* _EXERCISE PROMPT_: Word for word, repeat all of the entries.

* _SOURCE MATERIAL_:
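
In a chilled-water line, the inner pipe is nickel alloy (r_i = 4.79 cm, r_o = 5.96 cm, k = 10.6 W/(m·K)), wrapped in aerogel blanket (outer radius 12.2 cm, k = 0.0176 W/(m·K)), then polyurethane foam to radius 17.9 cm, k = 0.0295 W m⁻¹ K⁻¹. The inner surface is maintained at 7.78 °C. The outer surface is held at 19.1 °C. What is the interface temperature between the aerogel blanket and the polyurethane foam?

T = 16.4 °C

Series thermal resistances, inner to outer:
  R'_nickel alloy = ln(0.0596/0.0479)/(2πk) = 0.2185/(2π·10.6) = 0.003281 m·K/W
  R'_aerogel blanket = ln(0.122/0.0596)/(2πk) = 0.7164/(2π·0.0176) = 6.478 m·K/W
  R'_polyurethane foam = ln(0.179/0.122)/(2πk) = 0.3834/(2π·0.0295) = 2.068 m·K/W
ΣR = 0.003281 + 6.478 + 2.068 = 8.549 m·K/W
Q' = ΔT/ΣR = (7.78 °C − 19.1 °C)/8.549 = -1.324 W/m
From the inner boundary to the aerogel blanket/polyurethane foam interface, ΣR_partial = 6.481 m·K/W.
T_interface = T_in − Q'·ΣR_partial = 7.78 °C − (-1.324)(6.481) = 16.4 °C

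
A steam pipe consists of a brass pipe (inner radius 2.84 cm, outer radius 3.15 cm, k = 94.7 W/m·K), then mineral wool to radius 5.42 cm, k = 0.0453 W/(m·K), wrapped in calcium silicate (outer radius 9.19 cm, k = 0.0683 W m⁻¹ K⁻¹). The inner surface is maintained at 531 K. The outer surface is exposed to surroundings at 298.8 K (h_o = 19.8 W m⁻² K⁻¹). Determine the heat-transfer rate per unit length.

Q' = 72.0 W/m

Treat each layer as a resistance in series:
  R'_brass = ln(0.0315/0.0284)/(2πk) = 0.1036/(2π·94.7) = 1.741×10^-4 m·K/W
  R'_mineral wool = ln(0.0542/0.0315)/(2πk) = 0.5427/(2π·0.0453) = 1.907 m·K/W
  R'_calcium silicate = ln(0.0919/0.0542)/(2πk) = 0.5280/(2π·0.0683) = 1.230 m·K/W
  R'_conv,out = 1/(2πr h) = 1/(2π·0.0919·19.8) = 0.08747 m·K/W
ΣR = 1.741×10^-4 + 1.907 + 1.230 + 0.08747 = 3.225 m·K/W
Q' = ΔT/ΣR = (531 K − 298.8 K)/3.225 = 72.0 W/m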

* _EXPECTED ANSWER_:
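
In a chilled-water line, the inner pipe is nickel alloy (r_i = 4.79 cm, r_o = 5.96 cm, k = 10.6 W/(m·K)), wrapped in aerogel blanket (outer radius 12.2 cm, k = 0.0176 W/(m·K)), then polyurethane foam to radius 17.9 cm, k = 0.0295 W m⁻¹ K⁻¹. The inner surface is maintained at 7.78 °C. The outer surface is held at 19.1 °C. What is the interface temperature between the aerogel blanket and the polyurethane foam?

T = 16.4 °C

Series thermal resistances, inner to outer:
  R'_nickel alloy = ln(0.0596/0.0479)/(2πk) = 0.2185/(2π·10.6) = 0.003281 m·K/W
  R'_aerogel blanket = ln(0.122/0.0596)/(2πk) = 0.7164/(2π·0.0176) = 6.478 m·K/W
  R'_polyurethane foam = ln(0.179/0.122)/(2πk) = 0.3834/(2π·0.0295) = 2.068 m·K/W
ΣR = 0.003281 + 6.478 + 2.068 = 8.549 m·K/W
Q' = ΔT/ΣR = (7.78 °C − 19.1 °C)/8.549 = -1.324 W/m
From the inner boundary to the aerogel blanket/polyurethane foam interface, ΣR_partial = 6.481 m·K/W.
T_interface = T_in − Q'·ΣR_partial = 7.78 °C − (-1.324)(6.481) = 16.4 °C

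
A steam pipe consists of a brass pipe (inner radius 2.84 cm, outer radius 3.15 cm, k = 94.7 W/m·K), then mineral wool to radius 5.42 cm, k = 0.0453 W/(m·K), wrapped in calcium silicate (outer radius 9.19 cm, k = 0.0683 W m⁻¹ K⁻¹). The inner surface is maintained at 531 K. The outer surface is exposed to surroundings at 298.8 K (h_o = 19.8 W m⁻² K⁻¹). Determine the heat-transfer rate per unit length.

Q' = 72.0 W/m

Treat each layer as a resistance in series:
  R'_brass = ln(0.0315/0.0284)/(2πk) = 0.1036/(2π·94.7) = 1.741×10^-4 m·K/W
  R'_mineral wool = ln(0.0542/0.0315)/(2πk) = 0.5427/(2π·0.0453) = 1.907 m·K/W
  R'_calcium silicate = ln(0.0919/0.0542)/(2πk) = 0.5280/(2π·0.0683) = 1.230 m·K/W
  R'_conv,out = 1/(2πr h) = 1/(2π·0.0919·19.8) = 0.08747 m·K/W
ΣR = 1.741×10^-4 + 1.907 + 1.230 + 0.08747 = 3.225 m·K/W
Q' = ΔT/ΣR = (531 K − 298.8 K)/3.225 = 72.0 W/m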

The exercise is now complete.